* _DATA IN THIS EXERCISE_:
--- START ---

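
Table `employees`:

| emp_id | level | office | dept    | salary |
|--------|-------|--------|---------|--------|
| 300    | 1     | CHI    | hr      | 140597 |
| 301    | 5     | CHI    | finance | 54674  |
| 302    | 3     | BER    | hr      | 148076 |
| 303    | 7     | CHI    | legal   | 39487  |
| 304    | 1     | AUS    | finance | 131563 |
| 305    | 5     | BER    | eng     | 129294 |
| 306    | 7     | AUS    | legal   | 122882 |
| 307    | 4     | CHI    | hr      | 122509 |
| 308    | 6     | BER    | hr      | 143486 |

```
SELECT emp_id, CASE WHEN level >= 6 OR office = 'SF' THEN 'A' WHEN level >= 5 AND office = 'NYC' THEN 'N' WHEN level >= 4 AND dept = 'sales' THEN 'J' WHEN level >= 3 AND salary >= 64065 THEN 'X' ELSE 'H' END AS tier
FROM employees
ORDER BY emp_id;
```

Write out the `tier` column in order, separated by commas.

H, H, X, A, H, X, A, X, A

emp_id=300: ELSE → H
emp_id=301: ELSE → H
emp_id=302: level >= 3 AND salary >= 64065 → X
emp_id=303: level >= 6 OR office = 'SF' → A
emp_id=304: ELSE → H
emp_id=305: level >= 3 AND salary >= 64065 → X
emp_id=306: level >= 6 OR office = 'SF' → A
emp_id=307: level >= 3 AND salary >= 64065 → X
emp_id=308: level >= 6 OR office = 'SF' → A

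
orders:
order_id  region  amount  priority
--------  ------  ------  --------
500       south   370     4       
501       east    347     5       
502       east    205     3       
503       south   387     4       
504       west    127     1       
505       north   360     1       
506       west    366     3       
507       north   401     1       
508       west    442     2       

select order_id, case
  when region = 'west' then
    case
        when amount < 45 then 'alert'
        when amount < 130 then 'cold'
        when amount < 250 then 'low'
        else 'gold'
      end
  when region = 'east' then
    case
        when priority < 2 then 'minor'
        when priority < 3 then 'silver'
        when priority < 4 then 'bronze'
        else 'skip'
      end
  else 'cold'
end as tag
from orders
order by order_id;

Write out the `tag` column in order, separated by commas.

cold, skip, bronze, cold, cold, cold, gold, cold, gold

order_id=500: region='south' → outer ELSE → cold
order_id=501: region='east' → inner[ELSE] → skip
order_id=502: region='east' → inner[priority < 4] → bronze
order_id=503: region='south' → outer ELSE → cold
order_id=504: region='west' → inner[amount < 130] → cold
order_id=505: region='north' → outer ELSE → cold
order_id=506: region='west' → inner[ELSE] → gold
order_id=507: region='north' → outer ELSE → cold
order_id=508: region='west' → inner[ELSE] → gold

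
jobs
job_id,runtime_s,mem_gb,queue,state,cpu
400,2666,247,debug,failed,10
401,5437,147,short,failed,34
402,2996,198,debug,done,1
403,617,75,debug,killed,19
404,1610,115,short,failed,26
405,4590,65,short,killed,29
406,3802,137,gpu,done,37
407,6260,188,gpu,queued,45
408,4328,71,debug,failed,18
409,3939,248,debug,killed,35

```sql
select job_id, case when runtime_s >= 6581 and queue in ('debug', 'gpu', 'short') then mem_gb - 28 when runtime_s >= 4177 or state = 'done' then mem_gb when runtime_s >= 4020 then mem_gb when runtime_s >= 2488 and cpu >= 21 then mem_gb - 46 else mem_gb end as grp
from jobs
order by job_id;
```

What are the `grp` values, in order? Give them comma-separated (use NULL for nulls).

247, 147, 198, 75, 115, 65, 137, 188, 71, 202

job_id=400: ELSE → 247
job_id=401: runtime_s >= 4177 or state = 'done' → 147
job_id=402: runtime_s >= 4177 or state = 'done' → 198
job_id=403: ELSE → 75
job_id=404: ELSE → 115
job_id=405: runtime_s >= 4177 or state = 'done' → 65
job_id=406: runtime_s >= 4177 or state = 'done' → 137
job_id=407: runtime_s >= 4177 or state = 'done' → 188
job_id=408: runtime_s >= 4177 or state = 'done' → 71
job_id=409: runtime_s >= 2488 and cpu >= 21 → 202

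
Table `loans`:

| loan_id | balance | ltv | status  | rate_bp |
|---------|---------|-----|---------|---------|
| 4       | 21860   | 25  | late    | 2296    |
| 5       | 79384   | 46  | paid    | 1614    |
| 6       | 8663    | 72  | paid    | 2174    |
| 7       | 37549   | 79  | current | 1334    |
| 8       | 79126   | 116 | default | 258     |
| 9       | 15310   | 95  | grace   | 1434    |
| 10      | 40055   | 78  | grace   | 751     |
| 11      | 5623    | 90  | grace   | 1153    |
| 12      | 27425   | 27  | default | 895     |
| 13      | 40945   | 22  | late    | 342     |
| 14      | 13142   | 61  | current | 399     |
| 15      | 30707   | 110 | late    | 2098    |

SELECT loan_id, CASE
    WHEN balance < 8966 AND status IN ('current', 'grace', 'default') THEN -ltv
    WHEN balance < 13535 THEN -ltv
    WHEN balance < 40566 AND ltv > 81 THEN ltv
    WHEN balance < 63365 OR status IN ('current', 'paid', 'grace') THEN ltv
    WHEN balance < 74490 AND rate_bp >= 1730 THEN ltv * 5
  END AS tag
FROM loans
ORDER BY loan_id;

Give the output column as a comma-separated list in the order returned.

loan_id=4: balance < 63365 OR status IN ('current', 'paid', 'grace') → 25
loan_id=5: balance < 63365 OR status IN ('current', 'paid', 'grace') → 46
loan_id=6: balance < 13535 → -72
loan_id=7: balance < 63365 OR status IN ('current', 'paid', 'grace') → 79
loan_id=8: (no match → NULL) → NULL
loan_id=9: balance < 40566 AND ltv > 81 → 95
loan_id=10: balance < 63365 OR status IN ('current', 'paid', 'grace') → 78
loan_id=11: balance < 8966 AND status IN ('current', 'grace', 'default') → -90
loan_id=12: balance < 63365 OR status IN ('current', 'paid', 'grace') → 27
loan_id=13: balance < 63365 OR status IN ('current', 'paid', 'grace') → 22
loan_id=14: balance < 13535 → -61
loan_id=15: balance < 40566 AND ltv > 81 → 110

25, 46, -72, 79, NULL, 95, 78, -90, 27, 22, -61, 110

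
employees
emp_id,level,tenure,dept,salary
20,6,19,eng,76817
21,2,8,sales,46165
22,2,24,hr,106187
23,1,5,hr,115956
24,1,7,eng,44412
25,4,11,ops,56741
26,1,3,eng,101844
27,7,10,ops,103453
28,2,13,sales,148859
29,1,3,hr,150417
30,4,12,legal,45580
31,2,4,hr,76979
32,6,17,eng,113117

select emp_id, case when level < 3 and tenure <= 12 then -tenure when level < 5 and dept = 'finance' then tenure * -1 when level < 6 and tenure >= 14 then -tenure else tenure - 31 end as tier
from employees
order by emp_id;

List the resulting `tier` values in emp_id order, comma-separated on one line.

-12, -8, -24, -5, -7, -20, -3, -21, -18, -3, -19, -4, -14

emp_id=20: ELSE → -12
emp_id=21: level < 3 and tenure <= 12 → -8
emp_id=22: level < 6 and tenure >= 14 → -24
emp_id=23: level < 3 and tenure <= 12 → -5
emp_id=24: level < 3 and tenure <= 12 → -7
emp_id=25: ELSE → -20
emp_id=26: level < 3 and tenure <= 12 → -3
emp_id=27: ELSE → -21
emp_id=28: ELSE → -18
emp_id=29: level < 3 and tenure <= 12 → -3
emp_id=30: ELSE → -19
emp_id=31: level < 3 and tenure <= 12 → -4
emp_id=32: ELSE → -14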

--- END ---

* _THE TASK_:
Copy every line of the material, please, keeping it exactly the same.

* _TASK RESULT_:
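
Table `employees`:

| emp_id | level | office | dept    | salary |
|--------|-------|--------|---------|--------|
| 300    | 1     | CHI    | hr      | 140597 |
| 301    | 5     | CHI    | finance | 54674  |
| 302    | 3     | BER    | hr      | 148076 |
| 303    | 7     | CHI    | legal   | 39487  |
| 304    | 1     | AUS    | finance | 131563 |
| 305    | 5     | BER    | eng     | 129294 |
| 306    | 7     | AUS    | legal   | 122882 |
| 307    | 4     | CHI    | hr      | 122509 |
| 308    | 6     | BER    | hr      | 143486 |

```
SELECT emp_id, CASE WHEN level >= 6 OR office = 'SF' THEN 'A' WHEN level >= 5 AND office = 'NYC' THEN 'N' WHEN level >= 4 AND dept = 'sales' THEN 'J' WHEN level >= 3 AND salary >= 64065 THEN 'X' ELSE 'H' END AS tier
FROM employees
ORDER BY emp_id;
```

Write out the `tier` column in order, separated by commas.

H, H, X, A, H, X, A, X, A

emp_id=300: ELSE → H
emp_id=301: ELSE → H
emp_id=302: level >= 3 AND salary >= 64065 → X
emp_id=303: level >= 6 OR office = 'SF' → A
emp_id=304: ELSE → H
emp_id=305: level >= 3 AND salary >= 64065 → X
emp_id=306: level >= 6 OR office = 'SF' → A
emp_id=307: level >= 3 AND salary >= 64065 → X
emp_id=308: level >= 6 OR office = 'SF' → A

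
orders:
order_id  region  amount  priority
--------  ------  ------  --------
500       south   370     4       
501       east    347     5       
502       east    205     3       
503       south   387     4       
504       west    127     1       
505       north   360     1       
506       west    366     3       
507       north   401     1       
508       west    442     2       

select order_id, case
  when region = 'west' then
    case
        when amount < 45 then 'alert'
        when amount < 130 then 'cold'
        when amount < 250 then 'low'
        else 'gold'
      end
  when region = 'east' then
    case
        when priority < 2 then 'minor'
        when priority < 3 then 'silver'
        when priority < 4 then 'bronze'
        else 'skip'
      end
  else 'cold'
end as tag
from orders
order by order_id;

Write out the `tag` column in order, separated by commas.

cold, skip, bronze, cold, cold, cold, gold, cold, gold

order_id=500: region='south' → outer ELSE → cold
order_id=501: region='east' → inner[ELSE] → skip
order_id=502: region='east' → inner[priority < 4] → bronze
order_id=503: region='south' → outer ELSE → cold
order_id=504: region='west' → inner[amount < 130] → cold
order_id=505: region='north' → outer ELSE → cold
order_id=506: region='west' → inner[ELSE] → gold
order_id=507: region='north' → outer ELSE → cold
order_id=508: region='west' → inner[ELSE] → gold

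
jobs
job_id,runtime_s,mem_gb,queue,state,cpu
400,2666,247,debug,failed,10
401,5437,147,short,failed,34
402,2996,198,debug,done,1
403,617,75,debug,killed,19
404,1610,115,short,failed,26
405,4590,65,short,killed,29
406,3802,137,gpu,done,37
407,6260,188,gpu,queued,45
408,4328,71,debug,failed,18
409,3939,248,debug,killed,35

```sql
select job_id, case when runtime_s >= 6581 and queue in ('debug', 'gpu', 'short') then mem_gb - 28 when runtime_s >= 4177 or state = 'done' then mem_gb when runtime_s >= 4020 then mem_gb when runtime_s >= 2488 and cpu >= 21 then mem_gb - 46 else mem_gb end as grp
from jobs
order by job_id;
```

What are the `grp` values, in order? Give them comma-separated (use NULL for nulls).

247, 147, 198, 75, 115, 65, 137, 188, 71, 202

job_id=400: ELSE → 247
job_id=401: runtime_s >= 4177 or state = 'done' → 147
job_id=402: runtime_s >= 4177 or state = 'done' → 198
job_id=403: ELSE → 75
job_id=404: ELSE → 115
job_id=405: runtime_s >= 4177 or state = 'done' → 65
job_id=406: runtime_s >= 4177 or state = 'done' → 137
job_id=407: runtime_s >= 4177 or state = 'done' → 188
job_id=408: runtime_s >= 4177 or state = 'done' → 71
job_id=409: runtime_s >= 2488 and cpu >= 21 → 202

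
Table `loans`:

| loan_id | balance | ltv | status  | rate_bp |
|---------|---------|-----|---------|---------|
| 4       | 21860   | 25  | late    | 2296    |
| 5       | 79384   | 46  | paid    | 1614    |
| 6       | 8663    | 72  | paid    | 2174    |
| 7       | 37549   | 79  | current | 1334    |
| 8       | 79126   | 116 | default | 258     |
| 9       | 15310   | 95  | grace   | 1434    |
| 10      | 40055   | 78  | grace   | 751     |
| 11      | 5623    | 90  | grace   | 1153    |
| 12      | 27425   | 27  | default | 895     |
| 13      | 40945   | 22  | late    | 342     |
| 14      | 13142   | 61  | current | 399     |
| 15      | 30707   | 110 | late    | 2098    |

SELECT loan_id, CASE
    WHEN balance < 8966 AND status IN ('current', 'grace', 'default') THEN -ltv
    WHEN balance < 13535 THEN -ltv
    WHEN balance < 40566 AND ltv > 81 THEN ltv
    WHEN balance < 63365 OR status IN ('current', 'paid', 'grace') THEN ltv
    WHEN balance < 74490 AND rate_bp >= 1730 THEN ltv * 5
  END AS tag
FROM loans
ORDER BY loan_id;

Give the output column as a comma-separated list in the order returned.

loan_id=4: balance < 63365 OR status IN ('current', 'paid', 'grace') → 25
loan_id=5: balance < 63365 OR status IN ('current', 'paid', 'grace') → 46
loan_id=6: balance < 13535 → -72
loan_id=7: balance < 63365 OR status IN ('current', 'paid', 'grace') → 79
loan_id=8: (no match → NULL) → NULL
loan_id=9: balance < 40566 AND ltv > 81 → 95
loan_id=10: balance < 63365 OR status IN ('current', 'paid', 'grace') → 78
loan_id=11: balance < 8966 AND status IN ('current', 'grace', 'default') → -90
loan_id=12: balance < 63365 OR status IN ('current', 'paid', 'grace') → 27
loan_id=13: balance < 63365 OR status IN ('current', 'paid', 'grace') → 22
loan_id=14: balance < 13535 → -61
loan_id=15: balance < 40566 AND ltv > 81 → 110

25, 46, -72, 79, NULL, 95, 78, -90, 27, 22, -61, 110

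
employees
emp_id,level,tenure,dept,salary
20,6,19,eng,76817
21,2,8,sales,46165
22,2,24,hr,106187
23,1,5,hr,115956
24,1,7,eng,44412
25,4,11,ops,56741
26,1,3,eng,101844
27,7,10,ops,103453
28,2,13,sales,148859
29,1,3,hr,150417
30,4,12,legal,45580
31,2,4,hr,76979
32,6,17,eng,113117

select emp_id, case when level < 3 and tenure <= 12 then -tenure when level < 5 and dept = 'finance' then tenure * -1 when level < 6 and tenure >= 14 then -tenure else tenure - 31 end as tier
from employees
order by emp_id;

List the resulting `tier` values in emp_id order, comma-separated on one line.

-12, -8, -24, -5, -7, -20, -3, -21, -18, -3, -19, -4, -14

emp_id=20: ELSE → -12
emp_id=21: level < 3 and tenure <= 12 → -8
emp_id=22: level < 6 and tenure >= 14 → -24
emp_id=23: level < 3 and tenure <= 12 → -5
emp_id=24: level < 3 and tenure <= 12 → -7
emp_id=25: ELSE → -20
emp_id=26: level < 3 and tenure <= 12 → -3
emp_id=27: ELSE → -21
emp_id=28: ELSE → -18
emp_id=29: level < 3 and tenure <= 12 → -3
emp_id=30: ELSE → -19
emp_id=31: level < 3 and tenure <= 12 → -4
emp_id=32: ELSE → -14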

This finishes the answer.